EXERCISE AIM
Below are some records. Reproduce them exactly from their first line through the line with "B ::= S | a b | b a", inclusive.

[[ RECORD EXCERPTS, beginning ]]

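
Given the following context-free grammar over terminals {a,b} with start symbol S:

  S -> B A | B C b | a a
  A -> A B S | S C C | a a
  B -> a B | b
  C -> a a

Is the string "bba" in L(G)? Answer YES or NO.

CNF form of G:
  S -> B A | B X4 | T0 T0
  A -> A X2 | S X3 | T0 T0
  B -> T0 B | b
  C -> T0 T0
  T0 -> a
  T1 -> b
  X2 -> B S
  X3 -> C C
  X4 -> C T1

CYK fill:
  cell(0,0) b: {B,T1}  orig:{B}
  cell(1,1) b: {B,T1}  orig:{B}
  cell(2,2) a: {T0}  orig:{}
  cell(0,1) bb: ∅
  cell(1,2) ba: ∅
  cell(0,2) bba: ∅

S ∉ T[0,2] ⇒ NO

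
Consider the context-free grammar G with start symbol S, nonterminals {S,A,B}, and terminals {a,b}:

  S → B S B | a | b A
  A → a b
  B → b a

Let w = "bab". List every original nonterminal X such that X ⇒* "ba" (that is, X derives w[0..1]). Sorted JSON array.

CNF form of G:
  S -> B X2 | T1 A | a
  A -> T0 T1
  B -> T1 T0
  T0 -> a
  T1 -> b
  X2 -> S B

CYK table (by increasing span) (cells [i..j] with 0 ≤ i ≤ j ≤ 1 only):
  cell(0,0) b: {T1}  orig:{}
  cell(1,1) a: {S,T0}  orig:{S}
  cell(0,1) ba: {B}

Original NTs in T[0,1] deriving "ba": ["B"]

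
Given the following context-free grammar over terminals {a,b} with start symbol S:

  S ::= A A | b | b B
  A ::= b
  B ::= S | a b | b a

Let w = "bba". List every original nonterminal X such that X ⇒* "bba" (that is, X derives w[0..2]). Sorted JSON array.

Convert to CNF:
  S -> A A | T1 B | b
  A -> b
  B -> A A | T0 T1 | T1 B | T1 T0 | b
  T0 -> a
  T1 -> b

Fill CYK table bottom-up (cells [i..j] with 0 ≤ i ≤ j ≤ 2 only):
  T[0,0] 'b' = {A,B,S,T1}  orig:{A,B,S}
  T[1,1] 'b' = {A,B,S,T1}  orig:{A,B,S}
  T[2,2] 'a' = {T0}  orig:{}
  T[0,1] 'bb' = {B,S}
  T[1,2] 'ba' = {B}
  T[0,2] 'bba' = {B,S}

Original NTs in T[0,2] deriving "bba": ["B", "S"]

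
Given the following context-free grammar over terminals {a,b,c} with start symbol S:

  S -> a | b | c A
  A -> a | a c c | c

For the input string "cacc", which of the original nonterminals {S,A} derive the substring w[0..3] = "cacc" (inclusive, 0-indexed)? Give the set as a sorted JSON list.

CNF form of G:
  S -> T1 A | a | b
  A -> T0 X2 | a | c
  T0 -> a
  T1 -> c
  X2 -> T1 T1

Fill CYK table bottom-up (cells [i..j] with 0 ≤ i ≤ j ≤ 3 only):
  cell(0,0) c: {A,T1}  orig:{A}
  cell(1,1) a: {A,S,T0}  orig:{A,S}
  cell(2,2) c: {A,T1}  orig:{A}
  cell(3,3) c: {A,T1}  orig:{A}
  cell(0,1) ca: {S}
  cell(1,2) ac: ∅
  cell(2,3) cc: {S,X2}  orig:{S}
  cell(0,2) cac: ∅
  cell(1,3) acc: {A}
  cell(0,3) cacc: {S}

Original NTs in T[0,3] deriving "cacc": ["S"]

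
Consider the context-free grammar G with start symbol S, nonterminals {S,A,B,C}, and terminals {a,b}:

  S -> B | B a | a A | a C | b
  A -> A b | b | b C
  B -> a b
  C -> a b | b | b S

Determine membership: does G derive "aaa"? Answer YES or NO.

Convert to CNF:
  S -> B T1 | T1 A | T1 C | T1 T0 | b
  A -> A T0 | T0 C | b
  B -> T1 T0
  C -> T0 S | T1 T0 | b
  T0 -> b
  T1 -> a

CYK fill:
  cell(0,0) a: {T1}  orig:{}
  cell(1,1) a: {T1}  orig:{}
  cell(2,2) a: {T1}  orig:{}
  cell(0,1) aa: ∅
  cell(1,2) aa: ∅
  cell(0,2) aaa: ∅

S ∉ T[0,2] ⇒ NO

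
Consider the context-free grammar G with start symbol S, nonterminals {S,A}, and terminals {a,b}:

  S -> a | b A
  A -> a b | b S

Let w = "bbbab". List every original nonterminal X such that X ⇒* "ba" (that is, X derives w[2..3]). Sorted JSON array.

Convert to CNF:
  S -> T1 A | a
  A -> T0 T1 | T1 S
  T0 -> a
  T1 -> b

CYK fill — only the sub-triangle for w[2..3]:
  cell(2,2) b: {T1}  orig:{}
  cell(3,3) a: {S,T0}  orig:{S}
  cell(2,3) ba: {A}

Original NTs in T[2,3] deriving "ba": ["A"]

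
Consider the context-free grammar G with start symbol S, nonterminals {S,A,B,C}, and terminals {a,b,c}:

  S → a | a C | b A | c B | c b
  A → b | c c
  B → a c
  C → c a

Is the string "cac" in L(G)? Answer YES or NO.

CNF form of G:
  S -> T0 B | T0 T2 | T1 C | T2 A | a
  A -> T0 T0 | b
  B -> T1 T0
  C -> T0 T1
  T0 -> c
  T1 -> a
  T2 -> b

CYK fill:
  cell(0,0) c: {T0}  orig:{}
  cell(1,1) a: {S,T1}  orig:{S}
  cell(2,2) c: {T0}  orig:{}
  cell(0,1) ca: {C}
  cell(1,2) ac: {B}
  cell(0,2) cac: {S}

S ∈ T[0,2] ⇒ YES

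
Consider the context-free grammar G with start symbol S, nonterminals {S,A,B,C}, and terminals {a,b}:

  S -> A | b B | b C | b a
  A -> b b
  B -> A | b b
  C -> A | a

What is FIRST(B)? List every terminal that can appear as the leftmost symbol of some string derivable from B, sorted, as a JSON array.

FIRST sets, iterate to fixpoint:
round 1:
  A via A→b b: +{b}
  B via B→A: +{b}
  C via C→A: +{b}
  C via C→a: +{a}
  S via S→A: +{b}
  FIRST[S]={b}  FIRST[A]={b}  FIRST[B]={b}  FIRST[C]={a,b}
round 2: done
  FIRST[S]={b}  FIRST[A]={b}  FIRST[B]={b}  FIRST[C]={a,b}

FIRST(B) = ["b"]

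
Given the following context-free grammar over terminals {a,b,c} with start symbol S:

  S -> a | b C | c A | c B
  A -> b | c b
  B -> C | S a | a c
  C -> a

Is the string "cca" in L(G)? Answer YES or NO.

CNF form of G:
  S -> T0 A | T0 B | T1 C | a
  A -> T0 T1 | b
  B -> S T2 | T2 T0 | a
  C -> a
  T0 -> c
  T1 -> b
  T2 -> a

CYK table (by increasing span):
  [0..0]={T0}  "c"  orig:{}
  [1..1]={T0}  "c"  orig:{}
  [2..2]={B,C,S,T2}  "a"  orig:{B,C,S}
  [0..1]=∅  "cc"
  [1..2]={S}  "ca"
  [0..2]=∅  "cca"

S ∉ T[0,2] ⇒ NO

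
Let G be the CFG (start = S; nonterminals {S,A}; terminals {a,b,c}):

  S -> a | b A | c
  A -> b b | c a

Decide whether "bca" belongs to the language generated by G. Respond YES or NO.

CNF form of G:
  S -> T0 A | a | c
  A -> T0 T0 | T1 T2
  T0 -> b
  T1 -> c
  T2 -> a

Fill CYK table bottom-up:
  cell(0,0) b: {T0}  orig:{}
  cell(1,1) c: {S,T1}  orig:{S}
  cell(2,2) a: {S,T2}  orig:{S}
  cell(0,1) bc: ∅
  cell(1,2) ca: {A}
  cell(0,2) bca: {S}

S ∈ T[0,2] ⇒ YES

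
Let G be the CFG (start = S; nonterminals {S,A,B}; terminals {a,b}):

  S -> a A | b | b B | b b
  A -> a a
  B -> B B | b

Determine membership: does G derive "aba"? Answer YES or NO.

Convert to CNF:
  S -> T0 A | T1 B | T1 T1 | b
  A -> T0 T0
  B -> B B | b
  T0 -> a
  T1 -> b

CYK fill:
  [0..0]={T0}  "a"  orig:{}
  [1..1]={B,S,T1}  "b"  orig:{B,S}
  [2..2]={T0}  "a"  orig:{}
  [0..1]=∅  "ab"
  [1..2]=∅  "ba"
  [0..2]=∅  "aba"

S ∉ T[0,2] ⇒ NO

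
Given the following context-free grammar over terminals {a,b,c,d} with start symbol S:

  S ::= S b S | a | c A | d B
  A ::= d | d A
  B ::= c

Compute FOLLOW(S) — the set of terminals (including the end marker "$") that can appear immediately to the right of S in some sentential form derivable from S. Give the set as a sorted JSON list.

FIRST sets, iterate to fixpoint:
pass 1:
  A via A→d: +{d}
  B via B→c: +{c}
  S via S→a: +{a}
  S via S→c A: +{c}
  S via S→d B: +{d}
  S: {a,c,d}  A: {d}  B: {c}
pass 2: done
  S: {a,c,d}  A: {d}  B: {c}

Compute FOLLOW by fixpoint:
FOLLOW(S) := {$}
pass 1:
  S→S b S: FOLLOW(S) ⊇ FIRST(b) = {b}; new: +{b}
  S→c A: FOLLOW(A) ⊇ FOLLOW(S) ⊇ {$,b}; new: +{$,b}
  S→d B: FOLLOW(B) ⊇ FOLLOW(S) ⊇ {$,b}; new: +{$,b}
  S: {$,b}  A: {$,b}  B: {$,b}
pass 2: done
  S: {$,b}  A: {$,b}  B: {$,b}

FOLLOW(S) = ["$", "b"]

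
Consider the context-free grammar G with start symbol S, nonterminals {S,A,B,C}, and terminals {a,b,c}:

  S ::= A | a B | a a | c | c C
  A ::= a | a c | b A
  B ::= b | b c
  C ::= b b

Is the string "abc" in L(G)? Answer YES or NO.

CNF form of G:
  S -> T0 B | T0 T0 | T0 T1 | T1 C | T2 A | a | c
  A -> T0 T1 | T2 A | a
  B -> T2 T1 | b
  C -> T2 T2
  T0 -> a
  T1 -> c
  T2 -> b

CYK fill:
  T[0,0] 'a' = {A,S,T0}  orig:{A,S}
  T[1,1] 'b' = {B,T2}  orig:{B}
  T[2,2] 'c' = {S,T1}  orig:{S}
  T[0,1] 'ab' = {S}
  T[1,2] 'bc' = {B}
  T[0,2] 'abc' = {S}

S ∈ T[0,2] ⇒ YES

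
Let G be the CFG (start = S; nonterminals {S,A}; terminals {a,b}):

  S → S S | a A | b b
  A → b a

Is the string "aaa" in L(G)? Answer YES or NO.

Convert to CNF:
  S -> S S | T0 T0 | T1 A
  A -> T0 T1
  T0 -> b
  T1 -> a

CYK table (by increasing span):
  [0..0]={T1}  "a"  orig:{}
  [1..1]={T1}  "a"  orig:{}
  [2..2]={T1}  "a"  orig:{}
  [0..1]=∅  "aa"
  [1..2]=∅  "aa"
  [0..2]=∅  "aaa"

S ∉ T[0,2] ⇒ NO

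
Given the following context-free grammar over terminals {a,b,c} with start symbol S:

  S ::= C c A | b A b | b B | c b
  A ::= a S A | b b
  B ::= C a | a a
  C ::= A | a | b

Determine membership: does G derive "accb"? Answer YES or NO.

Convert to CNF:
  S -> C X5 | T1 B | T1 X6 | T2 T1
  A -> T0 X3 | T1 T1
  B -> C T0 | T0 T0
  C -> T0 X4 | T1 T1 | a | b
  T0 -> a
  T1 -> b
  T2 -> c
  X3 -> S A
  X4 -> S A
  X5 -> T2 A
  X6 -> A T1

CYK fill:
  [0..0]={C,T0}  "a"  orig:{C}
  [1..1]={T2}  "c"  orig:{}
  [2..2]={T2}  "c"  orig:{}
  [3..3]={C,T1}  "b"  orig:{C}
  [0..1]=∅  "ac"
  [1..2]=∅  "cc"
  [2..3]={S}  "cb"
  [0..2]=∅  "acc"
  [1..3]=∅  "ccb"
  [0..3]=∅  "accb"

S ∉ T[0,3] ⇒ NO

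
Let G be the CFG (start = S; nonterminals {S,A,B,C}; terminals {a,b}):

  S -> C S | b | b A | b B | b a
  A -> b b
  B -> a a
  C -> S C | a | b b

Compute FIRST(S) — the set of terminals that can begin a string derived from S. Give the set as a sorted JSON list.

FIRST sets, iterate to fixpoint:
[1]
  A via A→b b: +{b}
  B via B→a a: +{a}
  C via C→a: +{a}
  C via C→b b: +{b}
  S via S→C S: +{a,b}
  S: {a,b}  A: {b}  B: {a}  C: {a,b}
[2] — fixpoint
  S: {a,b}  A: {b}  B: {a}  C: {a,b}

FIRST(S) = ["a", "b"]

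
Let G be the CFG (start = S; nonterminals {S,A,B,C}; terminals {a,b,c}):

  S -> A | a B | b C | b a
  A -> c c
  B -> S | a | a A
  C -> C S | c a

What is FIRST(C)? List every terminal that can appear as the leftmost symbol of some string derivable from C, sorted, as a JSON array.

Compute FIRST by fixpoint:
pass 1:
  A via A→c c: +{c}
  B via B→a: +{a}
  C via C→c a: +{c}
  S via S→A: +{c}
  S via S→a B: +{a}
  S via S→b C: +{b}
  S: {a,b,c}  A: {c}  B: {a}  C: {c}
pass 2:
  B via B→S: +{b,c}
  S: {a,b,c}  A: {c}  B: {a,b,c}  C: {c}
pass 3: done
  S: {a,b,c}  A: {c}  B: {a,b,c}  C: {c}

FIRST(C) = ["c"]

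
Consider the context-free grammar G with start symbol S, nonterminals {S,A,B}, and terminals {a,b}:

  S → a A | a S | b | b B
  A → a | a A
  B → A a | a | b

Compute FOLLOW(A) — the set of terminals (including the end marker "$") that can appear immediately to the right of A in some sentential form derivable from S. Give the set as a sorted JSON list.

FIRST iteration:
round 1:
  A via A→a: +{a}
  B via B→A a: +{a}
  B via B→b: +{b}
  S via S→a A: +{a}
  S via S→b: +{b}
  FIRST[S]={a,b}  FIRST[A]={a}  FIRST[B]={a,b}
round 2: (no change)
  FIRST[S]={a,b}  FIRST[A]={a}  FIRST[B]={a,b}

FOLLOW sets:
FOLLOW(S) := {$}
pass 1:
  B→A a: FOLLOW(A) ⊇ FIRST(a) = {a}; new: +{a}
  S→a A: FOLLOW(A) ⊇ FOLLOW(S) ⊇ {$}; new: +{$}
  S→b B: FOLLOW(B) ⊇ FOLLOW(S) ⊇ {$}; new: +{$}
  FOLLOW[S]={$}  FOLLOW[A]={$,a}  FOLLOW[B]={$}
pass 2: (stable)
  FOLLOW[S]={$}  FOLLOW[A]={$,a}  FOLLOW[B]={$}

FOLLOW(A) = ["$", "a"]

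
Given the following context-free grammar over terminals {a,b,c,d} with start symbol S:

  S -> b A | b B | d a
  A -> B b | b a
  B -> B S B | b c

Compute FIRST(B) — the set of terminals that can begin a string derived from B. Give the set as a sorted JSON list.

FIRST iteration:
iter 1:
  A via A→b a: +{b}
  B via B→b c: +{b}
  S via S→b A: +{b}
  S via S→d a: +{d}
  FIRST[S]={b,d}  FIRST[A]={b}  FIRST[B]={b}
iter 2: done
  FIRST[S]={b,d}  FIRST[A]={b}  FIRST[B]={b}

FIRST(B) = ["b"]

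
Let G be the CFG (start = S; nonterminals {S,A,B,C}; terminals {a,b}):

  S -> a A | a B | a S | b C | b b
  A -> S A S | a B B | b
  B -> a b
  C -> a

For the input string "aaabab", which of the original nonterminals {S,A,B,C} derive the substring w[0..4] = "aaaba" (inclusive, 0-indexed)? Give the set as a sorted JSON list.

CNF form of G:
  S -> T0 A | T0 B | T0 S | T1 C | T1 T1
  A -> S X2 | T0 X3 | b
  B -> T0 T1
  C -> a
  T0 -> a
  T1 -> b
  X2 -> A S
  X3 -> B B

CYK fill, restricted to cells inside w[0..4]:
  [0..0]={C,T0}  "a"  orig:{C}
  [1..1]={C,T0}  "a"  orig:{C}
  [2..2]={C,T0}  "a"  orig:{C}
  [3..3]={A,T1}  "b"  orig:{A}
  [4..4]={C,T0}  "a"  orig:{C}
  [0..1]=∅  "aa"
  [1..2]=∅  "aa"
  [2..3]={B,S}  "ab"
  [3..4]={S}  "ba"
  [0..2]=∅  "aaa"
  [1..3]={S}  "aab"
  [2..4]={S}  "aba"
  [0..3]={S}  "aaab"
  [1..4]={S}  "aaba"
  [0..4]={S}  "aaaba"

Original NTs in T[0,4] deriving "aaaba": ["S"]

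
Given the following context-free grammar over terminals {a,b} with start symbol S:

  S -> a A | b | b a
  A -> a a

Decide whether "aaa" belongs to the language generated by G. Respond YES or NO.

CNF form of G:
  S -> T0 A | T1 T0 | b
  A -> T0 T0
  T0 -> a
  T1 -> b

Fill CYK table bottom-up:
  T[0,0] 'a' = {T0}  orig:{}
  T[1,1] 'a' = {T0}  orig:{}
  T[2,2] 'a' = {T0}  orig:{}
  T[0,1] 'aa' = {A}
  T[1,2] 'aa' = {A}
  T[0,2] 'aaa' = {S}

S ∈ T[0,2] ⇒ YES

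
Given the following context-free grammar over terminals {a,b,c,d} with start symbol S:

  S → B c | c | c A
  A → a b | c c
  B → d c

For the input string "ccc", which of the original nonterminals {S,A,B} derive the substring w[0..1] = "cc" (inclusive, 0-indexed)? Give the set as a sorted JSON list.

CNF form of G:
  S -> B T2 | T2 A | c
  A -> T0 T1 | T2 T2
  B -> T3 T2
  T0 -> a
  T1 -> b
  T2 -> c
  T3 -> d

Fill CYK table bottom-up, restricted to cells inside w[0..1]:
  T[0,0] 'c' = {S,T2}  orig:{S}
  T[1,1] 'c' = {S,T2}  orig:{S}
  T[0,1] 'cc' = {A}

Original NTs in T[0,1] deriving "cc": ["A"]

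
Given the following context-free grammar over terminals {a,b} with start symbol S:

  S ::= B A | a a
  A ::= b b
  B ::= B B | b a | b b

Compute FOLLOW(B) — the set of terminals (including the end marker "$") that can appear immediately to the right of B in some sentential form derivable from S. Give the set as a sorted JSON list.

FIRST iteration:
round 1:
  A via A→b b: +{b}
  B via B→b a: +{b}
  S via S→B A: +{b}
  S via S→a a: +{a}
  FIRST[S]={a,b}  FIRST[A]={b}  FIRST[B]={b}
round 2: (no change)
  FIRST[S]={a,b}  FIRST[A]={b}  FIRST[B]={b}

Compute FOLLOW by fixpoint:
initialize: $ ∈ FOLLOW(S)
[1]
  B→B B: FOLLOW(B) ⊇ FIRST(B) = {b}; new: +{b}
  S→B A: FOLLOW(A) ⊇ FOLLOW(S) ⊇ {$}; new: +{$}
  FOLLOW[S]={$}  FOLLOW[A]={$}  FOLLOW[B]={b}
[2] (stable)
  FOLLOW[S]={$}  FOLLOW[A]={$}  FOLLOW[B]={b}

FOLLOW(B) = ["b"]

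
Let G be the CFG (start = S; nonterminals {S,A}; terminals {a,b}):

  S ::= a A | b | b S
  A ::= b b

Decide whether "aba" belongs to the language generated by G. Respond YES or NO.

CNF form of G:
  S -> T0 S | T1 A | b
  A -> T0 T0
  T0 -> b
  T1 -> a

CYK table (by increasing span):
  [0..0]={T1}  "a"  orig:{}
  [1..1]={S,T0}  "b"  orig:{S}
  [2..2]={T1}  "a"  orig:{}
  [0..1]=∅  "ab"
  [1..2]=∅  "ba"
  [0..2]=∅  "aba"

S ∉ T[0,2] ⇒ NO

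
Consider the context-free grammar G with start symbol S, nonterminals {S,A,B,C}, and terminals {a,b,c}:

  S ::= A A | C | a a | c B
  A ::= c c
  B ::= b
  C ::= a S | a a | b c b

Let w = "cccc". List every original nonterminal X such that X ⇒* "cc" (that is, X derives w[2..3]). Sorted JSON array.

CNF form of G:
  S -> A A | T0 B | T1 S | T1 T1 | T2 X4
  A -> T0 T0
  B -> b
  C -> T1 S | T1 T1 | T2 X3
  T0 -> c
  T1 -> a
  T2 -> b
  X3 -> T0 T2
  X4 -> T0 T2

CYK fill, restricted to cells inside w[2..3]:
  cell(2,2) c: {T0}  orig:{}
  cell(3,3) c: {T0}  orig:{}
  cell(2,3) cc: {A}

Original NTs in T[2,3] deriving "cc": ["A"]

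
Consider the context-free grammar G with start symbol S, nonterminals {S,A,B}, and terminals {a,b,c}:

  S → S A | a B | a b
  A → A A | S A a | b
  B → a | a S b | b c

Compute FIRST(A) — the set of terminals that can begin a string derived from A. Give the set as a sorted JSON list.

Compute FIRST by fixpoint:
round 1:
  A via A→b: +{b}
  B via B→a: +{a}
  B via B→b c: +{b}
  S via S→a B: +{a}
  FIRST(S)={a}  FIRST(A)={b}  FIRST(B)={a,b}
round 2:
  A via A→S A a: +{a}
  FIRST(S)={a}  FIRST(A)={a,b}  FIRST(B)={a,b}
round 3: (no change)
  FIRST(S)={a}  FIRST(A)={a,b}  FIRST(B)={a,b}

FIRST(A) = ["a", "b"]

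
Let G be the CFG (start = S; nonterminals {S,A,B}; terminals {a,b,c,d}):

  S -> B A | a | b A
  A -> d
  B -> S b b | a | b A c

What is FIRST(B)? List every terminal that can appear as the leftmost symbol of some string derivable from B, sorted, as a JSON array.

FIRST sets, iterate to fixpoint:
pass 1:
  A via A→d: +{d}
  B via B→a: +{a}
  B via B→b A c: +{b}
  S via S→B A: +{a,b}
  FIRST(S)={a,b}  FIRST(A)={d}  FIRST(B)={a,b}
pass 2: done
  FIRST(S)={a,b}  FIRST(A)={d}  FIRST(B)={a,b}

FIRST(B) = ["a", "b"]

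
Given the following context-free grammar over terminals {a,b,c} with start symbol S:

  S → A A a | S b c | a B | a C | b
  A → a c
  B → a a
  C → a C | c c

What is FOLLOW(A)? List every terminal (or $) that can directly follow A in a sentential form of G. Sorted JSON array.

FIRST sets, iterate to fixpoint:
iter 1:
  A via A→a c: +{a}
  B via B→a a: +{a}
  C via C→a C: +{a}
  C via C→c c: +{c}
  S via S→A A a: +{a}
  S via S→b: +{b}
  S: {a,b}  A: {a}  B: {a}  C: {a,c}
iter 2: done
  S: {a,b}  A: {a}  B: {a}  C: {a,c}

FOLLOW iteration:
initialize: $ ∈ FOLLOW(S)
iter 1:
  S→A A a: FOLLOW(A) ⊇ FIRST(A) = {a}; new: +{a}
  S→S b c: FOLLOW(S) ⊇ FIRST(b) = {b}; new: +{b}
  S→a B: FOLLOW(B) ⊇ FOLLOW(S) ⊇ {$,b}; new: +{$,b}
  S→a C: FOLLOW(C) ⊇ FOLLOW(S) ⊇ {$,b}; new: +{$,b}
  FOLLOW[S]={$,b}  FOLLOW[A]={a}  FOLLOW[B]={$,b}  FOLLOW[C]={$,b}
iter 2: done
  FOLLOW[S]={$,b}  FOLLOW[A]={a}  FOLLOW[B]={$,b}  FOLLOW[C]={$,b}

FOLLOW(A) = ["a"]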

[[ RECORD EXCERPTS, end ]]

SOLUTION FOR THIS TASK
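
Given the following context-free grammar over terminals {a,b} with start symbol S:

  S -> B A | B C b | a a
  A -> A B S | S C C | a a
  B -> a B | b
  C -> a a

Is the string "bba" in L(G)? Answer YES or NO.

CNF form of G:
  S -> B A | B X4 | T0 T0
  A -> A X2 | S X3 | T0 T0
  B -> T0 B | b
  C -> T0 T0
  T0 -> a
  T1 -> b
  X2 -> B S
  X3 -> C C
  X4 -> C T1

CYK fill:
  cell(0,0) b: {B,T1}  orig:{B}
  cell(1,1) b: {B,T1}  orig:{B}
  cell(2,2) a: {T0}  orig:{}
  cell(0,1) bb: ∅
  cell(1,2) ba: ∅
  cell(0,2) bba: ∅

S ∉ T[0,2] ⇒ NO

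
Consider the context-free grammar G with start symbol S, nonterminals {S,A,B}, and terminals {a,b}:

  S → B S B | a | b A
  A → a b
  B → b a

Let w = "bab". List every original nonterminal X such that X ⇒* "ba" (that is, X derives w[0..1]). Sorted JSON array.

CNF form of G:
  S -> B X2 | T1 A | a
  A -> T0 T1
  B -> T1 T0
  T0 -> a
  T1 -> b
  X2 -> S B

CYK table (by increasing span) (cells [i..j] with 0 ≤ i ≤ j ≤ 1 only):
  cell(0,0) b: {T1}  orig:{}
  cell(1,1) a: {S,T0}  orig:{S}
  cell(0,1) ba: {B}

Original NTs in T[0,1] deriving "ba": ["B"]

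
Given the following context-free grammar over terminals {a,b} with start symbol S:

  S ::= A A | b | b B
  A ::= b
  B ::= S | a b | b a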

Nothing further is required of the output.